REQUIREMENT:
A word-for-word copy is required of the line containing "Data: X = (11, 15, 10, 4, 6, 20), Y" and of each line after it in the material below, through the last one.
===============
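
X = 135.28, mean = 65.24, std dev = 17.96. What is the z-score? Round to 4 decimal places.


z = (X - mu) / sigma
X - mu = 135.28 - 65.24 = 70.04
z = 70.04 / 17.96 = 1751/449 ≈ 3.899777

3.8998


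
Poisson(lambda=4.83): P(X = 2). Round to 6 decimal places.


P = e^(-lam) * lam^k / k!
e^(-4.83) ≈ 0.007986521
lam^k = 4.83^2 = 23.3289
k! = 2! = 2
P = 0.007986521 * 23.3289 / 2 ≈ 0.093158

0.093158


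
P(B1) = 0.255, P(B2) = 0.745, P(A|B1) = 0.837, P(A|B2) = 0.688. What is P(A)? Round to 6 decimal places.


P(A) = P(A|B1)*P(B1) + P(A|B2)*P(B2)
P(A|B1)*P(B1) = 0.837 * 0.255 = 0.213435
P(A|B2)*P(B2) = 0.688 * 0.745 = 0.51256
P(A) = 0.213435 + 0.51256 = 0.725995

0.725995


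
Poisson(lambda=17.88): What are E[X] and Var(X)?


E[X] = Var(X) = lambda = 17.88

17.88, 17.88


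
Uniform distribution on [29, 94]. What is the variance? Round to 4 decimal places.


Var = (b-a)^2 / 12
(b-a)^2 = (94 - 29)^2 = 4225
Var = 4225/12 ≈ 352.083333

352.0833


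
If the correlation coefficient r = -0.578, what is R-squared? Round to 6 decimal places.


R^2 = r^2 = (-0.578)^2 = 0.334084

0.334084


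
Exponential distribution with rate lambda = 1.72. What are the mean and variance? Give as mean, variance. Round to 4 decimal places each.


mean = 1/lam, var = 1/lam^2
mean = 1 / 1.72 = 25/43 ≈ 0.581395
lam^2 = 1.72^2 = 2.9584
var = 1 / 2.9584 = 625/1849 ≈ 0.338021

0.5814, 0.3380


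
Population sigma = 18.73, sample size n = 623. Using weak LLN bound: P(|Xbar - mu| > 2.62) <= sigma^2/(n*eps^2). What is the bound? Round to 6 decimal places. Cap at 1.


bound = min(1, sigma^2/(n*eps^2))
sigma^2 = 18.73^2 = 350.8129
n*eps^2 = 623 * 2.62^2 = 623 * 6.8644 = 4276.5212
sigma^2/(n*eps^2) = 350.8129 / 4276.5212 ≈ 0.08203231

0.082032


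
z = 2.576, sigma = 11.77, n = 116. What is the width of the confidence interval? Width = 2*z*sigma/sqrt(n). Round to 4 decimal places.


width = 2*z*sigma/sqrt(n)
2*z*sigma = 2 * 2.576 * 11.77 = 60.63904
sqrt(116) ≈ 10.770330
width = 60.63904 / 10.770330 ≈ 5.630194

5.6302


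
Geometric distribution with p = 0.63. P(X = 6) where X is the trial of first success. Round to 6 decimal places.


P = (1-p)^(k-1) * p
(1-p)^(k-1) = 0.37^5 ≈ 0.006934396
P = 0.006934396 * 0.63 ≈ 0.004368669

0.004369


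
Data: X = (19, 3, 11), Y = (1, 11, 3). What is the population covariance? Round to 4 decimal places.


Cov = (1/n)*sum((xi-xbar)(yi-ybar))
n = 3, xbar = 33/3 = 11, ybar = 15/3 = 5
sum((xi-xbar)(yi-ybar)) = -80
Cov = -80 / 3 = -80/3 ≈ -26.666667

-26.6667


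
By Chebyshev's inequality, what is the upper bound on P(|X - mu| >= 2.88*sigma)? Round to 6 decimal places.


P <= 1/k^2
k^2 = 2.88^2 = 8.2944
1/k^2 = 1 / 8.2944 = 625/5184 ≈ 0.12056327

0.120563


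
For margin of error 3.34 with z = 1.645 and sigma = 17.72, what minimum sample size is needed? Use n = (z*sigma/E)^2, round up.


z*sigma/E = 1.645 * 17.72 / 3.34 ≈ 8.727365
(z*sigma/E)^2 ≈ 76.166905
round up: n = 77

77


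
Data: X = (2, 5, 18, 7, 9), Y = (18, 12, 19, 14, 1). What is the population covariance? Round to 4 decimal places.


Cov = (1/n)*sum((xi-xbar)(yi-ybar))
n = 5, xbar = 41/5 = 8.2, ybar = 64/5 = 12.8
sum((xi-xbar)(yi-ybar)) = 20.2
Cov = 20.2 / 5 = 4.04

4.0400


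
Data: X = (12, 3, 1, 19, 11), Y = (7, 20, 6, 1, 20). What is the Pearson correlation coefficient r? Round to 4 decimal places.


r = sum((xi-xbar)(yi-ybar)) / sqrt(sum((xi-xbar)^2) * sum((yi-ybar)^2))
n = 5, xbar = 46/5 = 9.2, ybar = 54/5 = 10.8
Sxy = sum((xi-xbar)(yi-ybar)) = -107.8
Sxx = sum((xi-xbar)^2) = 212.8
Syy = sum((yi-ybar)^2) = 302.8
sqrt(Sxx*Syy) ≈ 253.842156
r = Sxy / sqrt(Sxx*Syy) = -107.8 / 253.842156 ≈ -0.424673

-0.4247


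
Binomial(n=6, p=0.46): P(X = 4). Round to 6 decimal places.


P = C(n,k) * p^k * (1-p)^(n-k)
C(6,4) = 15
p^k = 0.46^4 = 0.04477456
(1-p)^(n-k) = 0.54^2 = 0.2916
P = 15 * 0.04477456 * 0.2916 ≈ 0.195844

0.195844


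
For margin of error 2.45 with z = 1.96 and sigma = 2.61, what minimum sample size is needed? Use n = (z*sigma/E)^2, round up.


z*sigma/E = 1.96 * 2.61 / 2.45 = 2.088
(z*sigma/E)^2 = 4.359744
round up: n = 5

5


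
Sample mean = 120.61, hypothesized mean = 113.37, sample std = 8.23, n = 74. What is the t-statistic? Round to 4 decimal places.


t = (xbar - mu0) / (s/sqrt(n))
xbar - mu0 = 120.61 - 113.37 = 7.24
sqrt(74) ≈ 8.60232527
s/sqrt(n) = 8.23 / 8.60232527 ≈ 0.95671807
t = 7.24 / 0.95671807 ≈ 7.567538

7.5675


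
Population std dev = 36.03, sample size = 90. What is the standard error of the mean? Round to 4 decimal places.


SE = sigma / sqrt(n)
sqrt(90) ≈ 9.486833
SE = 36.03 / 9.486833 ≈ 3.797895

3.7979


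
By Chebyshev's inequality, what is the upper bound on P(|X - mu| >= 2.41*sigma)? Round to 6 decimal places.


P <= 1/k^2
k^2 = 2.41^2 = 5.8081
1/k^2 = 1 / 5.8081 ≈ 0.17217334

0.172173


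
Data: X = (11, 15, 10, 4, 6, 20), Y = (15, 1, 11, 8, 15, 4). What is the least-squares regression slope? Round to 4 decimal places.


b = sum((xi-xbar)(yi-ybar)) / sum((xi-xbar)^2)
n = 6, xbar = 66/6 = 11, ybar = 54/6 = 9
Sxy = sum((xi-xbar)(yi-ybar)) = -102
Sxx = sum((xi-xbar)^2) = 172
b = Sxy / Sxx = -51/86 ≈ -0.593023

-0.5930


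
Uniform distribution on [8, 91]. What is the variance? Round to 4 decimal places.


Var = (b-a)^2 / 12
(b-a)^2 = (91 - 8)^2 = 6889
Var = 6889/12 ≈ 574.083333

574.0833


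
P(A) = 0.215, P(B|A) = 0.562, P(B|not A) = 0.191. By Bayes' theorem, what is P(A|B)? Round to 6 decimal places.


P(A|B) = P(B|A)*P(A) / P(B), P(B) = P(B|A)*P(A) + P(B|not A)*P(not A)
P(B|A)*P(A) = 0.562 * 0.215 = 0.12083
P(B|not A)*P(not A) = 0.191 * 0.785 = 0.149935
P(B) = 0.12083 + 0.149935 = 0.270765
P(A|B) = 0.12083 / 0.270765 ≈ 0.44625413

0.446254


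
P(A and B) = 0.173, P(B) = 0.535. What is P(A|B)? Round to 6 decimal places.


P(A|B) = P(A and B) / P(B) = 0.173 / 0.535 = 173/535 ≈ 0.32336449

0.323364


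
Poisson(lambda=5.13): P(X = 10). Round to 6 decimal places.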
===============
RESPONSE FOR THIS EXERCISE:
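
Data: X = (11, 15, 10, 4, 6, 20), Y = (15, 1, 11, 8, 15, 4). What is the least-squares regression slope? Round to 4 decimal places.


b = sum((xi-xbar)(yi-ybar)) / sum((xi-xbar)^2)
n = 6, xbar = 66/6 = 11, ybar = 54/6 = 9
Sxy = sum((xi-xbar)(yi-ybar)) = -102
Sxx = sum((xi-xbar)^2) = 172
b = Sxy / Sxx = -51/86 ≈ -0.593023

-0.5930


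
Uniform distribution on [8, 91]. What is the variance? Round to 4 decimal places.


Var = (b-a)^2 / 12
(b-a)^2 = (91 - 8)^2 = 6889
Var = 6889/12 ≈ 574.083333

574.0833


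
P(A) = 0.215, P(B|A) = 0.562, P(B|not A) = 0.191. By Bayes' theorem, what is P(A|B)? Round to 6 decimal places.


P(A|B) = P(B|A)*P(A) / P(B), P(B) = P(B|A)*P(A) + P(B|not A)*P(not A)
P(B|A)*P(A) = 0.562 * 0.215 = 0.12083
P(B|not A)*P(not A) = 0.191 * 0.785 = 0.149935
P(B) = 0.12083 + 0.149935 = 0.270765
P(A|B) = 0.12083 / 0.270765 ≈ 0.44625413

0.446254


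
P(A and B) = 0.173, P(B) = 0.535. What is P(A|B)? Round to 6 decimal places.


P(A|B) = P(A and B) / P(B) = 0.173 / 0.535 = 173/535 ≈ 0.32336449

0.323364


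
Poisson(lambda=5.13): P(X = 10). Round to 6 decimal places.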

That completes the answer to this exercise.